## DATA FOR THIS EXERCISE
Content starts
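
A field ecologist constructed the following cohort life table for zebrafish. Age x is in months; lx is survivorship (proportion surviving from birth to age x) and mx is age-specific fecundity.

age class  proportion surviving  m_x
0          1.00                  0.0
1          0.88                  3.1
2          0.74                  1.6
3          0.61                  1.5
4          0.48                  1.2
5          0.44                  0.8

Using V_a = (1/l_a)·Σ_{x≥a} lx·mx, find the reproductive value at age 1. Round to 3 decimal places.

6.540

lx·mx for x ≥ 1: 2.728, 1.184, 0.915, 0.576, 0.352 → sum = 5.755
V_1 = 5.755 / l_1 = 5.755 / 0.88 = 6.539773… → 6.540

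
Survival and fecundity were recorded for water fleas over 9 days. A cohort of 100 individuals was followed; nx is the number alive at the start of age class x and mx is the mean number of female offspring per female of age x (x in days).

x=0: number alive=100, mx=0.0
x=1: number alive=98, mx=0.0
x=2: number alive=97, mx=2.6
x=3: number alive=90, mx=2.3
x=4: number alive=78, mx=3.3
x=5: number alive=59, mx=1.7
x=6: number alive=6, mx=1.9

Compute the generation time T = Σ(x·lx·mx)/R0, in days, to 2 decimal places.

lx = nx/n0 = nx/100: 1, 0.98, 0.97, 0.9, 0.78, 0.59, 0.06
lx·mx: 0, 0, 2.522, 2.07, 2.574, 1.003, 0.114 → R0 = 8.283
x·lx·mx: 0, 0, 5.044, 6.21, 10.296, 5.015, 0.684 → Σ = 27.249
T = 27.249 / 8.283 = 3.28975… → 3.29

3.29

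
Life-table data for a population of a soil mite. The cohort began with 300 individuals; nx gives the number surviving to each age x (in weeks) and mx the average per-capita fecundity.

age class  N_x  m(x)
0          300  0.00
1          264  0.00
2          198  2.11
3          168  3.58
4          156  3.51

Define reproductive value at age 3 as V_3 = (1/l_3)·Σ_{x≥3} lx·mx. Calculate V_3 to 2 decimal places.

lx = nx/n0 = nx/300: 1, 0.88, 0.66, 0.56, 0.52
lx·mx for x ≥ 3: 2.0048, 1.8252 → sum = 3.83
V_3 = 3.83 / l_3 = 3.83 / 0.56 = 6.839286… → 6.84

6.84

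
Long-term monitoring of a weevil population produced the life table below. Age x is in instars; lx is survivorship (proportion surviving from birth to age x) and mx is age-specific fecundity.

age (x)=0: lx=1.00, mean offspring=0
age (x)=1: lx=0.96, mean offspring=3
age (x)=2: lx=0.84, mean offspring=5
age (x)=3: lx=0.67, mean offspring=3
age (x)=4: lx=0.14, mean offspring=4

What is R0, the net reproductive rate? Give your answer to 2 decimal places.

9.65

lx·mx by age: 0, 2.88, 4.2, 2.01, 0.56
R0 = Σ lx·mx = 9.65 → 9.65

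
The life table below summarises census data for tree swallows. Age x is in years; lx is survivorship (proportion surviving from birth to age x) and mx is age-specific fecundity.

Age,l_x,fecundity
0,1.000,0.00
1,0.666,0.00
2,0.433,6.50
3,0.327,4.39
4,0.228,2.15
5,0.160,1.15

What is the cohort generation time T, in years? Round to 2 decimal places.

2.60

lx·mx: 0, 0, 2.8145, 1.43553, 0.4902, 0.184 → R0 = 4.92423
x·lx·mx: 0, 0, 5.629, 4.30659, 1.9608, 0.92 → Σ = 12.81639
T = 12.81639 / 4.92423 = 2.60272… → 2.60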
Content ends
## REQUIRED WORK
From the entries above, select each line containing the string "below".

## OUTPUT OF THE TASK
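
Long-term monitoring of a weevil population produced the life table below. Age x is in instars; lx is survivorship (proportion surviving from birth to age x) and mx is age-specific fecundity.
The life table below summarises census data for tree swallows. Age x is in years; lx is survivorship (proportion surviving from birth to age x) and mx is age-specific fecundity.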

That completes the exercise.